What needs to be done:
Until you reach the line containing "Answer: -92665872229/414 ≈ -2.2383e+8", reproduce each line of the listing exactly, please, and include that line as well.

Information shown:

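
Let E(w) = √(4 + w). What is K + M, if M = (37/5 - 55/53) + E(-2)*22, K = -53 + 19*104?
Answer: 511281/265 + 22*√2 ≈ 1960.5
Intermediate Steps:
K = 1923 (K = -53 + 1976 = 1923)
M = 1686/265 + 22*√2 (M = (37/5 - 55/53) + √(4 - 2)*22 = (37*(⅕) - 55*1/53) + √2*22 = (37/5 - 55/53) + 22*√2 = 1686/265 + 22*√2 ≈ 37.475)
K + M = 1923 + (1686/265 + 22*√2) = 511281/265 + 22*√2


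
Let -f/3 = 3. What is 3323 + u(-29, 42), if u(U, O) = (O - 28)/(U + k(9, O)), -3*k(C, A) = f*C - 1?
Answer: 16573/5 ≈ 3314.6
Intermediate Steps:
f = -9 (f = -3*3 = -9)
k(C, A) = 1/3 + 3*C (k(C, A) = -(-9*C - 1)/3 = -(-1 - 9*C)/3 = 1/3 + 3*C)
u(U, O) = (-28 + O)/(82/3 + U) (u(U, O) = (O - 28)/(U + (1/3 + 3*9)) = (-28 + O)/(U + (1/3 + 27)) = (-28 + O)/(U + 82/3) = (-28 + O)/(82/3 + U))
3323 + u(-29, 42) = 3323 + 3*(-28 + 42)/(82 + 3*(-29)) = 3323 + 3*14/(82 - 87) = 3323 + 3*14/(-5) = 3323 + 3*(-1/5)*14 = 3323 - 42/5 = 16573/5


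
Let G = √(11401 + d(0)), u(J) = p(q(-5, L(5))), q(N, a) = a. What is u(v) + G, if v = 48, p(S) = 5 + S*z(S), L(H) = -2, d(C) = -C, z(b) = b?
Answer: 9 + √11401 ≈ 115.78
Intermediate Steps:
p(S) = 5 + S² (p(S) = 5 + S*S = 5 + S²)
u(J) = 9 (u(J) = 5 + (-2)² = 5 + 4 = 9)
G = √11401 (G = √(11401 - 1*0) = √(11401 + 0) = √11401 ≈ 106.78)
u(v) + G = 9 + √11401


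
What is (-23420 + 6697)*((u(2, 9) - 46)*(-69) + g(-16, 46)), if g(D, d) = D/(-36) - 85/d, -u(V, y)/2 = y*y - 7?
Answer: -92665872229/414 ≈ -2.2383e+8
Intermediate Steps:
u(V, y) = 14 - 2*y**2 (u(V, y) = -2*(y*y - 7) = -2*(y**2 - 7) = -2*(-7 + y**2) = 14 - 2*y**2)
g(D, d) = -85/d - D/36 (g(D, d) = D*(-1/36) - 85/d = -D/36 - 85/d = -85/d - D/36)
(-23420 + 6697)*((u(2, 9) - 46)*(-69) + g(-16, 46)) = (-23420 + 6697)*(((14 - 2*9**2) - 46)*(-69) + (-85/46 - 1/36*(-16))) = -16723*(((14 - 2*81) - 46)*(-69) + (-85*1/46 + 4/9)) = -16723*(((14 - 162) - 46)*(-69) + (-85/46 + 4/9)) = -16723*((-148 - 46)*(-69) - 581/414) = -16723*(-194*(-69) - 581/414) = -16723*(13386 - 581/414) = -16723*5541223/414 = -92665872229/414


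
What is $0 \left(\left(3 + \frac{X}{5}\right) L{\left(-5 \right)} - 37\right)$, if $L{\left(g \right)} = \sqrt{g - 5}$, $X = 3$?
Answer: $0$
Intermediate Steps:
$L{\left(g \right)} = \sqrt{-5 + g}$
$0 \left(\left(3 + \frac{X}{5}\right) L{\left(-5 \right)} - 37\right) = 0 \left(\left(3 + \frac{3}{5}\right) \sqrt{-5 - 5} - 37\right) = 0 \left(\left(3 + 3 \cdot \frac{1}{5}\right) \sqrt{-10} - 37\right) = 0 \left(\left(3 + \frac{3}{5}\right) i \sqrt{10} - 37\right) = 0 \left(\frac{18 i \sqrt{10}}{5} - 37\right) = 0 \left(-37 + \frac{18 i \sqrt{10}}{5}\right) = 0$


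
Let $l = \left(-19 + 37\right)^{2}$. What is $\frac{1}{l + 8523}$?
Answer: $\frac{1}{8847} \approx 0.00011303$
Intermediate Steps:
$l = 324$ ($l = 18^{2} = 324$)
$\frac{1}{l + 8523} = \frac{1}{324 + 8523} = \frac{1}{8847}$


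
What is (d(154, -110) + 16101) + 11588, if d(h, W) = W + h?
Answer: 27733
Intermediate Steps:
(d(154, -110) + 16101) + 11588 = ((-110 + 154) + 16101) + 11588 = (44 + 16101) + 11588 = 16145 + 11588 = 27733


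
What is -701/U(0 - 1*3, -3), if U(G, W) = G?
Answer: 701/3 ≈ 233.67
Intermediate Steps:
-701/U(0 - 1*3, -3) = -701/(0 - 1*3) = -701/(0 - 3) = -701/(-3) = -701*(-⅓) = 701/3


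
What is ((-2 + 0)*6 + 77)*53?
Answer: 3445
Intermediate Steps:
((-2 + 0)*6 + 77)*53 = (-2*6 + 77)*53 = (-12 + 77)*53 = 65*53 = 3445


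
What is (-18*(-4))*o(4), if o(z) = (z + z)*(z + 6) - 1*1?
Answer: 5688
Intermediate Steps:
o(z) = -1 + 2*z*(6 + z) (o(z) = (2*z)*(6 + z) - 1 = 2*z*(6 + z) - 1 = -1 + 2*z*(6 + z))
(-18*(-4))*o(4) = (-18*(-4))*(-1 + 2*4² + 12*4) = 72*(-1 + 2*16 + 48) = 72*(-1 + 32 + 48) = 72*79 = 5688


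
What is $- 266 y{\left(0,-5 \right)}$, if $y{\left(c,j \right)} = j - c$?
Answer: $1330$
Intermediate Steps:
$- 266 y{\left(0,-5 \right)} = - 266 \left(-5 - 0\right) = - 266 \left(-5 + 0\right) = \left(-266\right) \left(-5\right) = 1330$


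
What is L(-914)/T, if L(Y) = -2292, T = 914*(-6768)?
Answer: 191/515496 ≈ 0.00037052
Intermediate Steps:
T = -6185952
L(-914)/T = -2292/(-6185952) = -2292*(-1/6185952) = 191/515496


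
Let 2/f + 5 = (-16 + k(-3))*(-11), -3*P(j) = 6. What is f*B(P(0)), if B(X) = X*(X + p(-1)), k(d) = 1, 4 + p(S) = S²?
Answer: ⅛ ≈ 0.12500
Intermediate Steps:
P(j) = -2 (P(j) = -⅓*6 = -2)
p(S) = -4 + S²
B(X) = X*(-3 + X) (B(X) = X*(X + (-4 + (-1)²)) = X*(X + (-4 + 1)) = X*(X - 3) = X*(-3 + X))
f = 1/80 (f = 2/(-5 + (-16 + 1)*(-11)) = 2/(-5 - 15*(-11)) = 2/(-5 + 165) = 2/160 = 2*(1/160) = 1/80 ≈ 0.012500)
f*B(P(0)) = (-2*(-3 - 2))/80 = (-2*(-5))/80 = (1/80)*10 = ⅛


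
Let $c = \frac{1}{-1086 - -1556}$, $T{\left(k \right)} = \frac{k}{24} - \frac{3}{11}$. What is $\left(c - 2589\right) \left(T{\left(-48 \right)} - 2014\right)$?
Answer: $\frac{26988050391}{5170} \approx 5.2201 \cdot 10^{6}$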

Answer to this exercise:
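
Let E(w) = √(4 + w). What is K + M, if M = (37/5 - 55/53) + E(-2)*22, K = -53 + 19*104?
Answer: 511281/265 + 22*√2 ≈ 1960.5
Intermediate Steps:
K = 1923 (K = -53 + 1976 = 1923)
M = 1686/265 + 22*√2 (M = (37/5 - 55/53) + √(4 - 2)*22 = (37*(⅕) - 55*1/53) + √2*22 = (37/5 - 55/53) + 22*√2 = 1686/265 + 22*√2 ≈ 37.475)
K + M = 1923 + (1686/265 + 22*√2) = 511281/265 + 22*√2


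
Let -f/3 = 3. What is 3323 + u(-29, 42), if u(U, O) = (O - 28)/(U + k(9, O)), -3*k(C, A) = f*C - 1?
Answer: 16573/5 ≈ 3314.6
Intermediate Steps:
f = -9 (f = -3*3 = -9)
k(C, A) = 1/3 + 3*C (k(C, A) = -(-9*C - 1)/3 = -(-1 - 9*C)/3 = 1/3 + 3*C)
u(U, O) = (-28 + O)/(82/3 + U) (u(U, O) = (O - 28)/(U + (1/3 + 3*9)) = (-28 + O)/(U + (1/3 + 27)) = (-28 + O)/(U + 82/3) = (-28 + O)/(82/3 + U))
3323 + u(-29, 42) = 3323 + 3*(-28 + 42)/(82 + 3*(-29)) = 3323 + 3*14/(82 - 87) = 3323 + 3*14/(-5) = 3323 + 3*(-1/5)*14 = 3323 - 42/5 = 16573/5


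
Let G = √(11401 + d(0)), u(J) = p(q(-5, L(5))), q(N, a) = a. What is u(v) + G, if v = 48, p(S) = 5 + S*z(S), L(H) = -2, d(C) = -C, z(b) = b?
Answer: 9 + √11401 ≈ 115.78
Intermediate Steps:
p(S) = 5 + S² (p(S) = 5 + S*S = 5 + S²)
u(J) = 9 (u(J) = 5 + (-2)² = 5 + 4 = 9)
G = √11401 (G = √(11401 - 1*0) = √(11401 + 0) = √11401 ≈ 106.78)
u(v) + G = 9 + √11401


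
What is (-23420 + 6697)*((u(2, 9) - 46)*(-69) + g(-16, 46)), if g(D, d) = D/(-36) - 85/d, -u(V, y)/2 = y*y - 7?
Answer: -92665872229/414 ≈ -2.2383e+8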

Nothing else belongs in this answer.